> **Entries provided**

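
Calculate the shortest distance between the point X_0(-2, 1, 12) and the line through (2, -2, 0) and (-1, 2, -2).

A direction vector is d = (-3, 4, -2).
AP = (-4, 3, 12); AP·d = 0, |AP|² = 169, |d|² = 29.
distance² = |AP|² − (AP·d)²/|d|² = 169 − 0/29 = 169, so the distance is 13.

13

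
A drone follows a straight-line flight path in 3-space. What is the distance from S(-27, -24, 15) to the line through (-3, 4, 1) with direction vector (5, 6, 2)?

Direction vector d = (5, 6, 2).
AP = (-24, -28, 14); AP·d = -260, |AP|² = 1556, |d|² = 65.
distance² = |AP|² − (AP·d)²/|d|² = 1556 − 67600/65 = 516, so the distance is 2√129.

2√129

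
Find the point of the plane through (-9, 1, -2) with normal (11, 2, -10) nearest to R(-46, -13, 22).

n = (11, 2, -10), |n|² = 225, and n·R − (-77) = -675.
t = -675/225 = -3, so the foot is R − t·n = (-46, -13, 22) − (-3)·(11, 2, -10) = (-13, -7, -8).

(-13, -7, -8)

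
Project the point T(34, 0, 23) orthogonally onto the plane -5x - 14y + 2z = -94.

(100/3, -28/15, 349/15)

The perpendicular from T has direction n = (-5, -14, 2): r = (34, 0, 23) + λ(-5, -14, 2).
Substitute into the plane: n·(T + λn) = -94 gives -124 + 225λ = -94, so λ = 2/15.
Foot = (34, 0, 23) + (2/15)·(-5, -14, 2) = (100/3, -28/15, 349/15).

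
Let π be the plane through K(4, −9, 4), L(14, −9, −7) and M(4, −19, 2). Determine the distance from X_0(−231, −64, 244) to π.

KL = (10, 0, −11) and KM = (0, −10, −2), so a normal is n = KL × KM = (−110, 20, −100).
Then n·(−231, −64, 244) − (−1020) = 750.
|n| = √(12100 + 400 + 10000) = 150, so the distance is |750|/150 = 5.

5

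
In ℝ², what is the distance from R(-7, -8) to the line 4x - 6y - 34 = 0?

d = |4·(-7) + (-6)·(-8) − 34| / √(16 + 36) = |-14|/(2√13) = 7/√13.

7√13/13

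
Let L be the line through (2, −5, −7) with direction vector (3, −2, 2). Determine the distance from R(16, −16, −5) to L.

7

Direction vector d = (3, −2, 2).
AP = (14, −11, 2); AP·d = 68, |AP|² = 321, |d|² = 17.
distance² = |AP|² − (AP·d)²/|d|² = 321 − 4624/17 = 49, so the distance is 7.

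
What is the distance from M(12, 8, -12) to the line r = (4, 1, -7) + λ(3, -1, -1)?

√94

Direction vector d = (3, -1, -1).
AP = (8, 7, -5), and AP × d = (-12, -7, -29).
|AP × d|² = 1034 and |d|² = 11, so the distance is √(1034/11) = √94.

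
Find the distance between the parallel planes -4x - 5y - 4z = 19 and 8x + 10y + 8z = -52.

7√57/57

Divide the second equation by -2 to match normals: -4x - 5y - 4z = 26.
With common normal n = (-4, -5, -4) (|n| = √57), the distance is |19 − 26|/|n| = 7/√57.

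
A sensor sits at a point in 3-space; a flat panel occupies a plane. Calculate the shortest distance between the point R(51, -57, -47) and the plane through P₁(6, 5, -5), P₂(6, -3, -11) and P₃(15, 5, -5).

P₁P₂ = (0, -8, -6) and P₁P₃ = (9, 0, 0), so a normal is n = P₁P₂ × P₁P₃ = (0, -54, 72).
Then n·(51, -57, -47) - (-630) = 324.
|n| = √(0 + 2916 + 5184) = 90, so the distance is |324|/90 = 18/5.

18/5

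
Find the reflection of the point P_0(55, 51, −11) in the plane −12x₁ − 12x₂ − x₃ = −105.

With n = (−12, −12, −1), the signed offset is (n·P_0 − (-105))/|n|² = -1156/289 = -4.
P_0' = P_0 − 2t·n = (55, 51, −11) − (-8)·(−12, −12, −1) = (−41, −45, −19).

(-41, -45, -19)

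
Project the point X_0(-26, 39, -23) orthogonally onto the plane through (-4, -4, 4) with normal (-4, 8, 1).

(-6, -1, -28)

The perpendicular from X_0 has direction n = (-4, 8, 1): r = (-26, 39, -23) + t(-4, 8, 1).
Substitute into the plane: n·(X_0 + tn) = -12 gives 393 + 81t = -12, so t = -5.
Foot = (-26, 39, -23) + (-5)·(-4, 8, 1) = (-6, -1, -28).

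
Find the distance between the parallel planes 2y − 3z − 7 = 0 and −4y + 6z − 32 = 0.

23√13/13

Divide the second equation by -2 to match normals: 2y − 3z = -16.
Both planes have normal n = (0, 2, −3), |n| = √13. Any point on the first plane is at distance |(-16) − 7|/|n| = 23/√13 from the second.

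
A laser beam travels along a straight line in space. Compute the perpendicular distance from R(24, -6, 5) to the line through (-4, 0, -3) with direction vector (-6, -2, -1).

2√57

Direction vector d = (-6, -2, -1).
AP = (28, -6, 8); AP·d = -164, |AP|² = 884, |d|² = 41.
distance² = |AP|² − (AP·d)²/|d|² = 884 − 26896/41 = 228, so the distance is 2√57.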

> **Goal of the exercise**
Nothing in the listing should change; repeat it in full.

> **Your response**
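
Calculate the shortest distance between the point X_0(-2, 1, 12) and the line through (2, -2, 0) and (-1, 2, -2).

A direction vector is d = (-3, 4, -2).
AP = (-4, 3, 12); AP·d = 0, |AP|² = 169, |d|² = 29.
distance² = |AP|² − (AP·d)²/|d|² = 169 − 0/29 = 169, so the distance is 13.

13

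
A drone follows a straight-line flight path in 3-space. What is the distance from S(-27, -24, 15) to the line through (-3, 4, 1) with direction vector (5, 6, 2)?

Direction vector d = (5, 6, 2).
AP = (-24, -28, 14); AP·d = -260, |AP|² = 1556, |d|² = 65.
distance² = |AP|² − (AP·d)²/|d|² = 1556 − 67600/65 = 516, so the distance is 2√129.

2√129

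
Find the point of the plane through (-9, 1, -2) with normal (11, 2, -10) nearest to R(-46, -13, 22).

n = (11, 2, -10), |n|² = 225, and n·R − (-77) = -675.
t = -675/225 = -3, so the foot is R − t·n = (-46, -13, 22) − (-3)·(11, 2, -10) = (-13, -7, -8).

(-13, -7, -8)

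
Project the point T(34, 0, 23) orthogonally onto the plane -5x - 14y + 2z = -94.

(100/3, -28/15, 349/15)

The perpendicular from T has direction n = (-5, -14, 2): r = (34, 0, 23) + λ(-5, -14, 2).
Substitute into the plane: n·(T + λn) = -94 gives -124 + 225λ = -94, so λ = 2/15.
Foot = (34, 0, 23) + (2/15)·(-5, -14, 2) = (100/3, -28/15, 349/15).

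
Let π be the plane through K(4, −9, 4), L(14, −9, −7) and M(4, −19, 2). Determine the distance from X_0(−231, −64, 244) to π.

KL = (10, 0, −11) and KM = (0, −10, −2), so a normal is n = KL × KM = (−110, 20, −100).
Then n·(−231, −64, 244) − (−1020) = 750.
|n| = √(12100 + 400 + 10000) = 150, so the distance is |750|/150 = 5.

5

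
In ℝ², what is the distance from R(-7, -8) to the line 4x - 6y - 34 = 0?

d = |4·(-7) + (-6)·(-8) − 34| / √(16 + 36) = |-14|/(2√13) = 7/√13.

7√13/13

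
Let L be the line through (2, −5, −7) with direction vector (3, −2, 2). Determine the distance from R(16, −16, −5) to L.

7

Direction vector d = (3, −2, 2).
AP = (14, −11, 2); AP·d = 68, |AP|² = 321, |d|² = 17.
distance² = |AP|² − (AP·d)²/|d|² = 321 − 4624/17 = 49, so the distance is 7.

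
What is the distance from M(12, 8, -12) to the line r = (4, 1, -7) + λ(3, -1, -1)?

√94

Direction vector d = (3, -1, -1).
AP = (8, 7, -5), and AP × d = (-12, -7, -29).
|AP × d|² = 1034 and |d|² = 11, so the distance is √(1034/11) = √94.

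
Find the distance between the parallel planes -4x - 5y - 4z = 19 and 8x + 10y + 8z = -52.

7√57/57

Divide the second equation by -2 to match normals: -4x - 5y - 4z = 26.
With common normal n = (-4, -5, -4) (|n| = √57), the distance is |19 − 26|/|n| = 7/√57.

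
A sensor sits at a point in 3-space; a flat panel occupies a plane. Calculate the shortest distance between the point R(51, -57, -47) and the plane through P₁(6, 5, -5), P₂(6, -3, -11) and P₃(15, 5, -5).

P₁P₂ = (0, -8, -6) and P₁P₃ = (9, 0, 0), so a normal is n = P₁P₂ × P₁P₃ = (0, -54, 72).
Then n·(51, -57, -47) - (-630) = 324.
|n| = √(0 + 2916 + 5184) = 90, so the distance is |324|/90 = 18/5.

18/5

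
Find the reflection of the point P_0(55, 51, −11) in the plane −12x₁ − 12x₂ − x₃ = −105.

With n = (−12, −12, −1), the signed offset is (n·P_0 − (-105))/|n|² = -1156/289 = -4.
P_0' = P_0 − 2t·n = (55, 51, −11) − (-8)·(−12, −12, −1) = (−41, −45, −19).

(-41, -45, -19)

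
Project the point X_0(-26, 39, -23) orthogonally onto the plane through (-4, -4, 4) with normal (-4, 8, 1).

(-6, -1, -28)

The perpendicular from X_0 has direction n = (-4, 8, 1): r = (-26, 39, -23) + t(-4, 8, 1).
Substitute into the plane: n·(X_0 + tn) = -12 gives 393 + 81t = -12, so t = -5.
Foot = (-26, 39, -23) + (-5)·(-4, 8, 1) = (-6, -1, -28).

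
Find the distance between the parallel planes 2y − 3z − 7 = 0 and −4y + 6z − 32 = 0.

23√13/13

Divide the second equation by -2 to match normals: 2y − 3z = -16.
Both planes have normal n = (0, 2, −3), |n| = √13. Any point on the first plane is at distance |(-16) − 7|/|n| = 23/√13 from the second.

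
A laser beam travels along a straight line in space. Compute the perpendicular distance from R(24, -6, 5) to the line through (-4, 0, -3) with direction vector (-6, -2, -1).

2√57

Direction vector d = (-6, -2, -1).
AP = (28, -6, 8); AP·d = -164, |AP|² = 884, |d|² = 41.
distance² = |AP|² − (AP·d)²/|d|² = 884 − 26896/41 = 228, so the distance is 2√57.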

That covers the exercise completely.